> **What needs to be done**:
Copy out, from the data, each line containing the string "swapping".

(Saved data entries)
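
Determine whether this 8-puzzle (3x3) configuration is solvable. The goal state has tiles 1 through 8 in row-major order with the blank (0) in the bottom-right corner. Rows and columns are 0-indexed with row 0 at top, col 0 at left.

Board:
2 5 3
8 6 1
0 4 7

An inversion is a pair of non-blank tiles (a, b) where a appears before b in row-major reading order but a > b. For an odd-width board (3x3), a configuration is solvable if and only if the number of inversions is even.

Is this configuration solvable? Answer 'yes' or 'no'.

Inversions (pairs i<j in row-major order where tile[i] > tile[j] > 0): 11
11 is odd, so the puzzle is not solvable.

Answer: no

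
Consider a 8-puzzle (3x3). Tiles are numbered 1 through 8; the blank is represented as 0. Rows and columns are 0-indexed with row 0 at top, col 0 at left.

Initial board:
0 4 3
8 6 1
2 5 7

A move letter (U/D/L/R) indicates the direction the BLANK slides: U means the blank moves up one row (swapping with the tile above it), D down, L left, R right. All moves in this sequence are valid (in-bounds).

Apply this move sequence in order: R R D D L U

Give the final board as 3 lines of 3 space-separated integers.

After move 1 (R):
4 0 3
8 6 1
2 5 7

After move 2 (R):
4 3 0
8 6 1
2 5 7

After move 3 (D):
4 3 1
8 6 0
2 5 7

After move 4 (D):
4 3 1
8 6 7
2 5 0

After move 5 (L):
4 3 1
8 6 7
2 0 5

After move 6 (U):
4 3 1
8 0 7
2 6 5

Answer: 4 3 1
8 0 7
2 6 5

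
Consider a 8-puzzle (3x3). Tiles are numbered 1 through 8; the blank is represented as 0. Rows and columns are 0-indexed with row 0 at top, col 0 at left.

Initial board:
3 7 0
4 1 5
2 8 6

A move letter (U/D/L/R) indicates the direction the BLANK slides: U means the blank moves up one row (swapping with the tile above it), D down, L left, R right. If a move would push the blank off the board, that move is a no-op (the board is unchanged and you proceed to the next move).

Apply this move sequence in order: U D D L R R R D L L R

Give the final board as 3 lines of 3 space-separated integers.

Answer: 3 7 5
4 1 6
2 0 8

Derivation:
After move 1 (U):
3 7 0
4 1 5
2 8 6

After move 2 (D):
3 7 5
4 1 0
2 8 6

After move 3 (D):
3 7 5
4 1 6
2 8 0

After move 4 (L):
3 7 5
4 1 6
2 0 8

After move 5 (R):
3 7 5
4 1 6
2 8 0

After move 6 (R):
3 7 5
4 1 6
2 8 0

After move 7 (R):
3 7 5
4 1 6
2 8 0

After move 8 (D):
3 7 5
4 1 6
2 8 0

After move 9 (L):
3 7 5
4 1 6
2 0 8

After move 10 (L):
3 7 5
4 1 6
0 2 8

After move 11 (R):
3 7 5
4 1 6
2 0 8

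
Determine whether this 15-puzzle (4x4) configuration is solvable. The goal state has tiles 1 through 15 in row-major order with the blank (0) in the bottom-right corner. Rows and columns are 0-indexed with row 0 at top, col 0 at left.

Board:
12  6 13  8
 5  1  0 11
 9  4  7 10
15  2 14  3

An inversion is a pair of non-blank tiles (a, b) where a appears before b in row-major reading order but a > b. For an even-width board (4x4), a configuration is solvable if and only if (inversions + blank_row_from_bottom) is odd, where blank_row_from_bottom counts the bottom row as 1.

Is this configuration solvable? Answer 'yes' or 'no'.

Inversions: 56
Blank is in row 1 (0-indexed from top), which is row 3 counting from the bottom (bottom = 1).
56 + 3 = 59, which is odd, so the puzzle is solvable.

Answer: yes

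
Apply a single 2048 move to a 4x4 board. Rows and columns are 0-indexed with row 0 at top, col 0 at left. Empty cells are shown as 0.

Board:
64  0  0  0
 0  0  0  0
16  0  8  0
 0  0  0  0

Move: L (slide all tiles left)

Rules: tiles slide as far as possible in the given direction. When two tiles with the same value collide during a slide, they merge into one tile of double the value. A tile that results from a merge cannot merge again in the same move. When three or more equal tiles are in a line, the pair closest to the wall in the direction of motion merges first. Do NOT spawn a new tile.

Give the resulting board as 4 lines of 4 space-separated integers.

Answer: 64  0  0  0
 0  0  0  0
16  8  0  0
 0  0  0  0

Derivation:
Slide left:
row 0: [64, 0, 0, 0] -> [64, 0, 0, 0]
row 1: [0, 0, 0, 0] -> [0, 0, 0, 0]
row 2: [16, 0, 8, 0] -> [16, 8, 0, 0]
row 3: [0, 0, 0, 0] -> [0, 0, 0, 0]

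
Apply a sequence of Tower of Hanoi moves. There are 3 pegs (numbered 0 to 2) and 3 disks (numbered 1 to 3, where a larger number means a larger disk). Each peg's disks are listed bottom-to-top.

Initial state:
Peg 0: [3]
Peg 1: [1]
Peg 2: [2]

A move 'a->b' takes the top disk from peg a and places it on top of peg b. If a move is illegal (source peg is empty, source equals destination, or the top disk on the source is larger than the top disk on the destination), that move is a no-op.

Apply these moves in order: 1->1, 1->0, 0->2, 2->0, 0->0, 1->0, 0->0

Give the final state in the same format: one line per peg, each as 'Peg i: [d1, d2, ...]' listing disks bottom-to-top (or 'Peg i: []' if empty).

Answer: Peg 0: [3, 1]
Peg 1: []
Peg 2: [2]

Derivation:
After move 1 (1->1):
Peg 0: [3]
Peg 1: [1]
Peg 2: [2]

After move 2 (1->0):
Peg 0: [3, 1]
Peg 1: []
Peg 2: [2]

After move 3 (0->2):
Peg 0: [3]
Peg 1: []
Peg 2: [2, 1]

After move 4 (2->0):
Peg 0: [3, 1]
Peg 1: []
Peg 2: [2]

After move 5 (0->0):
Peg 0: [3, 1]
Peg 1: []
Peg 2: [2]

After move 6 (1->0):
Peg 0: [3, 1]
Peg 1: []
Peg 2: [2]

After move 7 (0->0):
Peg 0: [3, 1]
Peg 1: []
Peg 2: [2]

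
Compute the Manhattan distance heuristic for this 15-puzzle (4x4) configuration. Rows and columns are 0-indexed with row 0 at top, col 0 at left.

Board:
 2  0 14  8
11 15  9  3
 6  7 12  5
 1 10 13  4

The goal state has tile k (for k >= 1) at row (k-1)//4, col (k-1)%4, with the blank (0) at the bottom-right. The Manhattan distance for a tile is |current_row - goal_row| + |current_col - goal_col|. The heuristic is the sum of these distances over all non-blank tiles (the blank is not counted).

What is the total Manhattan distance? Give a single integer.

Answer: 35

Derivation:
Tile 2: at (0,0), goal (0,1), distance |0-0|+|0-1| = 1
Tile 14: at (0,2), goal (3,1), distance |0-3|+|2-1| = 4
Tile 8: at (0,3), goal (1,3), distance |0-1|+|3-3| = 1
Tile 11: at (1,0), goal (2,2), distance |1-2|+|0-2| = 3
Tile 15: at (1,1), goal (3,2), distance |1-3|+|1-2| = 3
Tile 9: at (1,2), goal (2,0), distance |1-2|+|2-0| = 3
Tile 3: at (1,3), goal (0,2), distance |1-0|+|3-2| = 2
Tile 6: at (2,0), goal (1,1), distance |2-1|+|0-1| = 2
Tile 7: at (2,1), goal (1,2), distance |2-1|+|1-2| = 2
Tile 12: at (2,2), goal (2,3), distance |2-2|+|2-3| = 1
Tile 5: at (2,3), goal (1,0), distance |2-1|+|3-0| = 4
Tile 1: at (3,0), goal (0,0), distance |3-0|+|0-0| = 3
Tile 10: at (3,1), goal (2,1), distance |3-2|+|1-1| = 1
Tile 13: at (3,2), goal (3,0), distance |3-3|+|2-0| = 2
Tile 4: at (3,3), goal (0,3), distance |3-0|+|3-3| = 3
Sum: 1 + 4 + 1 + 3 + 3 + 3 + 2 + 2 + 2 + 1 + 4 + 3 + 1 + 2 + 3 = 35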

> **Task response**:
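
A move letter (U/D/L/R) indicates the direction the BLANK slides: U means the blank moves up one row (swapping with the tile above it), D down, L left, R right. All moves in this sequence are valid (in-bounds).
A move letter (U/D/L/R) indicates the direction the BLANK slides: U means the blank moves up one row (swapping with the tile above it), D down, L left, R right. If a move would push the blank off the board, that move is a no-op (the board is unchanged and you proceed to the next move).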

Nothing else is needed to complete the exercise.